### What is expected:
Exactly as given, transcribe each entry that follows.

Top of Information provided

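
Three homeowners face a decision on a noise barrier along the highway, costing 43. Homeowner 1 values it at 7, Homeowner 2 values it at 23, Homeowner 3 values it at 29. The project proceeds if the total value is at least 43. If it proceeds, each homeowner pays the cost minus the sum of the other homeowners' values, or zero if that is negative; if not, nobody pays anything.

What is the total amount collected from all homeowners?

Total value 59 ≥ cost 43, so it is built.
Homeowner 1: others sum to 52; max(0, 43 - 52) = 0.
Homeowner 2: others sum to 36; max(0, 43 - 36) = 7.
Homeowner 3: others sum to 30; max(0, 43 - 30) = 13.
Total collected = 0 + 7 + 13 = 20.

20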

Bottom of Information provided

### Answer section:
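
Three homeowners face a decision on a noise barrier along the highway, costing 43. Homeowner 1 values it at 7, Homeowner 2 values it at 23, Homeowner 3 values it at 29. The project proceeds if the total value is at least 43. If it proceeds, each homeowner pays the cost minus the sum of the other homeowners' values, or zero if that is negative; if not, nobody pays anything.

What is the total amount collected from all homeowners?

Total value 59 ≥ cost 43, so it is built.
Homeowner 1: others sum to 52; max(0, 43 - 52) = 0.
Homeowner 2: others sum to 36; max(0, 43 - 36) = 7.
Homeowner 3: others sum to 30; max(0, 43 - 30) = 13.
Total collected = 0 + 7 + 13 = 20.

20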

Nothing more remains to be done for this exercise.